What you need to do » Pull every line containing the word "current" out of the material below.

Records supplied »
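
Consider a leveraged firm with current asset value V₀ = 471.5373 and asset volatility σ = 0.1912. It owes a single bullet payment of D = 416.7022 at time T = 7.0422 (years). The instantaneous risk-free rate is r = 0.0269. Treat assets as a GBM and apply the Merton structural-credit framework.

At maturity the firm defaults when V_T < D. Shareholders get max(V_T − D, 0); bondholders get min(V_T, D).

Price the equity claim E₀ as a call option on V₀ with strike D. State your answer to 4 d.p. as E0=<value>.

d₁ = [ln(V₀/D) + (r + σ²/2)T] / (σ√T)
   = [ln(471.5373/416.7022) + (0.0269 + 0.5·0.1912²)·7.0422] / (0.1912·√7.0422)
   = [0.123626 + 0.318158] / 0.507390 = 0.870699
d₂ = d₁ − σ√T = 0.870699 − 0.507390 = 0.363308
N(d₁) = 0.808041,  N(d₂) = 0.641813,  e^(−rT) = 0.827426
E₀ = V₀·N(d₁) − D·e^(−rT)·N(d₂)
   = 471.5373·0.808041 − 416.7022·0.827426·0.641813 = 159.730436

E0=159.7304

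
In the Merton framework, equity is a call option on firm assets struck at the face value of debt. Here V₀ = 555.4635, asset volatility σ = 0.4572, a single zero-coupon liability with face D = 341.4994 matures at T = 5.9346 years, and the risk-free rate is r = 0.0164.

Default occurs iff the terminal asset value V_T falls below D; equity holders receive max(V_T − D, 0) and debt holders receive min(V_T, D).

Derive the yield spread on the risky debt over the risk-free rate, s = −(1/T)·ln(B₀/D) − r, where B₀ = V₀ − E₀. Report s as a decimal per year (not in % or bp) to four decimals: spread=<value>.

spread=0.0513

d₁ = [ln(V₀/D) + (r + σ²/2)T] / (σ√T)
   = [ln(555.4635/341.4994) + (0.0164 + 0.5·0.4572²)·5.9346] / (0.4572·√5.9346)
   = [0.486457 + 0.717588] / 1.113786 = 1.081037
d₂ = d₁ − σ√T = 1.081037 − 1.113786 = -0.032749
N(d₁) = 0.860160,  N(d₂) = 0.486937,  e^(−rT) = 0.907259
E₀ = V₀·N(d₁) − D·e^(−rT)·N(d₂)
   = 555.4635·0.860160 − 341.4994·0.907259·0.486937 = 326.920353
B₀ = V₀ − E₀ = 555.4635 − 326.920353 = 228.543147
spread = −(1/T)·ln(B₀/D) − r = −(1/5.9346)·ln(228.543147/341.4994) − 0.0164 = 0.05127447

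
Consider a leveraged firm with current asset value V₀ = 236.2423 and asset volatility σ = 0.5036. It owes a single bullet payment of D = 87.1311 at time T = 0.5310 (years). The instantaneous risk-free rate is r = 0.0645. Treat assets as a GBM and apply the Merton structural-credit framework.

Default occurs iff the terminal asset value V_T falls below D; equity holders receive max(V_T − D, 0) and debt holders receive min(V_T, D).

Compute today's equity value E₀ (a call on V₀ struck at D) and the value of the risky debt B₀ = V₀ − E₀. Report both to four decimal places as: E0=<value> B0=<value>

E0=152.0822 B0=84.1601

d₁ = [ln(V₀/D) + (r + σ²/2)T] / (σ√T)
   = [ln(236.2423/87.1311) + (0.0645 + 0.5·0.5036²)·0.5310] / (0.5036·√0.5310)
   = [0.997444 + 0.101584] / 0.366972 = 2.994854
d₂ = d₁ − σ√T = 2.994854 − 0.366972 = 2.627882
N(d₁) = 0.998627,  N(d₂) = 0.995704,  e^(−rT) = 0.966330
E₀ = V₀·N(d₁) − D·e^(−rT)·N(d₂)
   = 236.2423·0.998627 − 87.1311·0.966330·0.995704 = 152.082244
B₀ = V₀ − E₀ = 236.2423 − 152.082244 = 84.160056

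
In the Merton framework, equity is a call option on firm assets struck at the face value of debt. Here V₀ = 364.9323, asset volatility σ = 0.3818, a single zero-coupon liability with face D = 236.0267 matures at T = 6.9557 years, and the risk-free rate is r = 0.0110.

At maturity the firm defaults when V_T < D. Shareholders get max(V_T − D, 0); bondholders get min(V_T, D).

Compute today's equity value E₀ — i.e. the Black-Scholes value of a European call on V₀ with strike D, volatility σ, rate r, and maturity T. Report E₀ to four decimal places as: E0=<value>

E0=198.3257

d₁ = [ln(V₀/D) + (r + σ²/2)T] / (σ√T)
   = [ln(364.9323/236.0267) + (0.0110 + 0.5·0.3818²)·6.9557] / (0.3818·√6.9557)
   = [0.435767 + 0.583483] / 1.006946 = 1.012219
d₂ = d₁ − σ√T = 1.012219 − 1.006946 = 0.005272
N(d₁) = 0.844283,  N(d₂) = 0.502103,  e^(−rT) = 0.926341
E₀ = V₀·N(d₁) − D·e^(−rT)·N(d₂)
   = 364.9323·0.844283 − 236.0267·0.926341·0.502103 = 198.325729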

Task output »
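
Consider a leveraged firm with current asset value V₀ = 471.5373 and asset volatility σ = 0.1912. It owes a single bullet payment of D = 416.7022 at time T = 7.0422 (years). The instantaneous risk-free rate is r = 0.0269. Treat assets as a GBM and apply the Merton structural-credit framework.
Consider a leveraged firm with current asset value V₀ = 236.2423 and asset volatility σ = 0.5036. It owes a single bullet payment of D = 87.1311 at time T = 0.5310 (years). The instantaneous risk-free rate is r = 0.0645. Treat assets as a GBM and apply the Merton structural-credit framework.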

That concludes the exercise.